- Opening Delimiter -

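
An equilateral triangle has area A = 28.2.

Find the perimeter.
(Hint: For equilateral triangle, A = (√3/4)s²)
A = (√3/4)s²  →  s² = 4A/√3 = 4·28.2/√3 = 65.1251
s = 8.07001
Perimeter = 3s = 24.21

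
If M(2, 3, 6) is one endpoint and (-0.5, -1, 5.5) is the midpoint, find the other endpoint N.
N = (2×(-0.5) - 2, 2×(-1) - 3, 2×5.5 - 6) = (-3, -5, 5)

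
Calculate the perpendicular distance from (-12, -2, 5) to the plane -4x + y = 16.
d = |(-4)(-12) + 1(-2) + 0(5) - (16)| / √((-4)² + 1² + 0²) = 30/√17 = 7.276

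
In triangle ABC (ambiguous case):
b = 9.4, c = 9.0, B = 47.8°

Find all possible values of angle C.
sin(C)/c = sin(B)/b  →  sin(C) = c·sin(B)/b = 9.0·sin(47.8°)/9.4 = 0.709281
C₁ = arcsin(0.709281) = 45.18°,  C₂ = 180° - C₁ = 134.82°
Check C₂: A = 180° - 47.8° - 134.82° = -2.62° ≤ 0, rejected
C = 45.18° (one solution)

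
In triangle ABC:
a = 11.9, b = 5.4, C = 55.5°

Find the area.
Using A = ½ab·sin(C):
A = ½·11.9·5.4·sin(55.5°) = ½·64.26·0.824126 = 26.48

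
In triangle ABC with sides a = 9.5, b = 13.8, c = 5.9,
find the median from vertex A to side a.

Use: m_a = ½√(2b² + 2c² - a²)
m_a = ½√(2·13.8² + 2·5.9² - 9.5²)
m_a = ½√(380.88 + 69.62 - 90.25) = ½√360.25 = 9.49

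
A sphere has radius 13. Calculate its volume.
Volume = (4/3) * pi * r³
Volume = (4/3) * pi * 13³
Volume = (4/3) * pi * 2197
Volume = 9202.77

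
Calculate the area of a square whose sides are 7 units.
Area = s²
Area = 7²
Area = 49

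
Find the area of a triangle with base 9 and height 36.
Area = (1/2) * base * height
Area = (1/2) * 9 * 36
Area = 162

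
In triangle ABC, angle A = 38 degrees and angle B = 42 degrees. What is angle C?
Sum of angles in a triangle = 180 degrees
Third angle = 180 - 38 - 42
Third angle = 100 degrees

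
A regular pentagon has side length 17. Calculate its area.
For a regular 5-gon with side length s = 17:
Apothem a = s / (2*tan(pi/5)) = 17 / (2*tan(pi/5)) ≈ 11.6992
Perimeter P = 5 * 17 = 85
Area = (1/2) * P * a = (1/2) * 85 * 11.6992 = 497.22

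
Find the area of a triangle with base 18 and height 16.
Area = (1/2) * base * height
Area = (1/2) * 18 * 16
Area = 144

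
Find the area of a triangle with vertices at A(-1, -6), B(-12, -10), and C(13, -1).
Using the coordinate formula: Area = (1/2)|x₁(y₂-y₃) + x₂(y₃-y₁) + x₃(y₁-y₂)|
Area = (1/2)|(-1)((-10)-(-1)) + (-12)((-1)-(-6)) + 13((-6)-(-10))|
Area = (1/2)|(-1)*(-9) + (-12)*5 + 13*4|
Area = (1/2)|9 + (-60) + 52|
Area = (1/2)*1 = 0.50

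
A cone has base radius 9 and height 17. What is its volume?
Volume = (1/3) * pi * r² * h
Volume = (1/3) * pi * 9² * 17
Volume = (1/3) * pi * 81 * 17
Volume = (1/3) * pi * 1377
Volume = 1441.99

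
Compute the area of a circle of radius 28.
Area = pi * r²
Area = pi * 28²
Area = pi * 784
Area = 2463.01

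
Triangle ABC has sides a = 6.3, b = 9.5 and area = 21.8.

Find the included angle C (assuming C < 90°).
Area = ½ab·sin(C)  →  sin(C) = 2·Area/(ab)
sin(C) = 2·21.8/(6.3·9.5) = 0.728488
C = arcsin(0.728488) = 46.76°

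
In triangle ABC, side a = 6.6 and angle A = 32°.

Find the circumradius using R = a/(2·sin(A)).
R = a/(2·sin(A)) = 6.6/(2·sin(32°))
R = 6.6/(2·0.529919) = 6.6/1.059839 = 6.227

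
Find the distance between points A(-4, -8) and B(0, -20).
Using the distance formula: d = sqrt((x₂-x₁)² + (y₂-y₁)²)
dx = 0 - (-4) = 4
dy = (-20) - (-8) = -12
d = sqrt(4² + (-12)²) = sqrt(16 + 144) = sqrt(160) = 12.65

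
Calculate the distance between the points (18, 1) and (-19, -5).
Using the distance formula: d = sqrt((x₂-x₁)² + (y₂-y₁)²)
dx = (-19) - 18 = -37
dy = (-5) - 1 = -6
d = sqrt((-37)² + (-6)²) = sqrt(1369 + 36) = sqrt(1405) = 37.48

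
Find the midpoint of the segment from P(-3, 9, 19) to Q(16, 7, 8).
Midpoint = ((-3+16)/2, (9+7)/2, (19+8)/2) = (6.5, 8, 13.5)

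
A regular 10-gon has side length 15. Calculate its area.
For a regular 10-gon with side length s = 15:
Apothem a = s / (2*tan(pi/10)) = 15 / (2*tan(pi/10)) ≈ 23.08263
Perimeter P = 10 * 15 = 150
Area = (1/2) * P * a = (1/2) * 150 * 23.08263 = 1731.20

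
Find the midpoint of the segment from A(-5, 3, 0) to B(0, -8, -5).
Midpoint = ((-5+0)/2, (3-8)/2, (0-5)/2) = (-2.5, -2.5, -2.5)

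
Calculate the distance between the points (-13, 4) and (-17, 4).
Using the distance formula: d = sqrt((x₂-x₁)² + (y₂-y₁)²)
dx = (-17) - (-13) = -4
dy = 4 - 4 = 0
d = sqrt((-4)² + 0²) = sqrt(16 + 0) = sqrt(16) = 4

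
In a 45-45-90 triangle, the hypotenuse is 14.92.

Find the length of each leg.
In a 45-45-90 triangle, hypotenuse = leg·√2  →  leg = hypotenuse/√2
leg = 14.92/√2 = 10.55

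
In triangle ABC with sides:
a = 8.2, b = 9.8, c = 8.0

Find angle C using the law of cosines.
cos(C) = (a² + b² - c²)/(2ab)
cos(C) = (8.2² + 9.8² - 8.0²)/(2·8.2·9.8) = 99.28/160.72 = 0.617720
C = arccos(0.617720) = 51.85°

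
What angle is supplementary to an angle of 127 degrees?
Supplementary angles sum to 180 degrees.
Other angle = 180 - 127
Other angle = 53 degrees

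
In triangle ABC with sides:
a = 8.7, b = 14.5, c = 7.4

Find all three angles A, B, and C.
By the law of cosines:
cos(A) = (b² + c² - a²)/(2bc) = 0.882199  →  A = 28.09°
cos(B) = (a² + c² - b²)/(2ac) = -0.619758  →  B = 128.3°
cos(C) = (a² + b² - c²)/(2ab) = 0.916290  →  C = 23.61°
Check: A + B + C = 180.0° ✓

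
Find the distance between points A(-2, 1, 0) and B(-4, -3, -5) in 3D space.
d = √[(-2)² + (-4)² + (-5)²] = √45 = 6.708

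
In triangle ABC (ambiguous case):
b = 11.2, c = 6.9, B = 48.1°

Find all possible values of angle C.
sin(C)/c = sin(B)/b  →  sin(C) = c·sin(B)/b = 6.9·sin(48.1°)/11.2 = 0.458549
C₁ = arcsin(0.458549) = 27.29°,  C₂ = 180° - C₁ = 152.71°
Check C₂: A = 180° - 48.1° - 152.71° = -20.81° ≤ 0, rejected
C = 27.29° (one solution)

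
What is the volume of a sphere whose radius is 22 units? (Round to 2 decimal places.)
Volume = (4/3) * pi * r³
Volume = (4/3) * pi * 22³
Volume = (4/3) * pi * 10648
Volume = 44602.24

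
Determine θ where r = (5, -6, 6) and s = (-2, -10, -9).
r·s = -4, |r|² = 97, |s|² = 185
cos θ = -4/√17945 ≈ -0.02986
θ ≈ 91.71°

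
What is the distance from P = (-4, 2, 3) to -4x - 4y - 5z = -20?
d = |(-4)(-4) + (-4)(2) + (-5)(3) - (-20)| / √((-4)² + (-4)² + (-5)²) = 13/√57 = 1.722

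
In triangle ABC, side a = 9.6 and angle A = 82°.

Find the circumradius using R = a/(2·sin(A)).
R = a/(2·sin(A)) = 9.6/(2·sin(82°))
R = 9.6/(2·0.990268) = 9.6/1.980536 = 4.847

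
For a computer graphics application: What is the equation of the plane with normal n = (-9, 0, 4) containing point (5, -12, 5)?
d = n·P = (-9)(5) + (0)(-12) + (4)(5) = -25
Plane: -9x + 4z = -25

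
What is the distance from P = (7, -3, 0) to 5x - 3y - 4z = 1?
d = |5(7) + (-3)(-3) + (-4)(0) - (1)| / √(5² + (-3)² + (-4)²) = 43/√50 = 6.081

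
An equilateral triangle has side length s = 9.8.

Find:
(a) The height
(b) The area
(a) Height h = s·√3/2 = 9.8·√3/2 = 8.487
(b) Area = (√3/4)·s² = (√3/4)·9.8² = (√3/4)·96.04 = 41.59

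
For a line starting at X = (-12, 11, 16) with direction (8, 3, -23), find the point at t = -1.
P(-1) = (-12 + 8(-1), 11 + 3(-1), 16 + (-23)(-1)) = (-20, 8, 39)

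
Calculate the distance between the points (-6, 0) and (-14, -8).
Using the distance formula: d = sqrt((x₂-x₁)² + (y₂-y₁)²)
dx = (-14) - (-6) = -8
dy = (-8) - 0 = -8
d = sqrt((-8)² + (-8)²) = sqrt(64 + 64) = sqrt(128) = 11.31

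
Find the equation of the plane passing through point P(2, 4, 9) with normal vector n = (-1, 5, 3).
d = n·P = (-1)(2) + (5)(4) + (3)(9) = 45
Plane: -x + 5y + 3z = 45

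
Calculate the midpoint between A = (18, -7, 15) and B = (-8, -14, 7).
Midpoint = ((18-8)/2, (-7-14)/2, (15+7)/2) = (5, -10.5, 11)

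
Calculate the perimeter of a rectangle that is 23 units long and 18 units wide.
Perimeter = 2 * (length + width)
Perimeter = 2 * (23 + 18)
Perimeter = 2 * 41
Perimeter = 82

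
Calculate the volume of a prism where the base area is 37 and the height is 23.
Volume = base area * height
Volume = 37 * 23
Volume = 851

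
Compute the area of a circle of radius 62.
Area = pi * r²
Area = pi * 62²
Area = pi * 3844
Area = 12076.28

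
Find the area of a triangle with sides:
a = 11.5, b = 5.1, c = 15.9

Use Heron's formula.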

- Closing Delimiter -

■ PROBLEM REQUIREMENTS:
Return, word for word, every line from the line with "Calculate the distance between the points (-6, 0)" to the final line of the data.

■ REPLY:
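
Calculate the distance between the points (-6, 0) and (-14, -8).
Using the distance formula: d = sqrt((x₂-x₁)² + (y₂-y₁)²)
dx = (-14) - (-6) = -8
dy = (-8) - 0 = -8
d = sqrt((-8)² + (-8)²) = sqrt(64 + 64) = sqrt(128) = 11.31

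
Find the equation of the plane passing through point P(2, 4, 9) with normal vector n = (-1, 5, 3).
d = n·P = (-1)(2) + (5)(4) + (3)(9) = 45
Plane: -x + 5y + 3z = 45

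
Calculate the midpoint between A = (18, -7, 15) and B = (-8, -14, 7).
Midpoint = ((18-8)/2, (-7-14)/2, (15+7)/2) = (5, -10.5, 11)

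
Calculate the perimeter of a rectangle that is 23 units long and 18 units wide.
Perimeter = 2 * (length + width)
Perimeter = 2 * (23 + 18)
Perimeter = 2 * 41
Perimeter = 82

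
Calculate the volume of a prism where the base area is 37 and the height is 23.
Volume = base area * height
Volume = 37 * 23
Volume = 851

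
Compute the area of a circle of radius 62.
Area = pi * r²
Area = pi * 62²
Area = pi * 3844
Area = 12076.28

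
Find the area of a triangle with sides:
a = 11.5, b = 5.1, c = 15.9

Use Heron's formula.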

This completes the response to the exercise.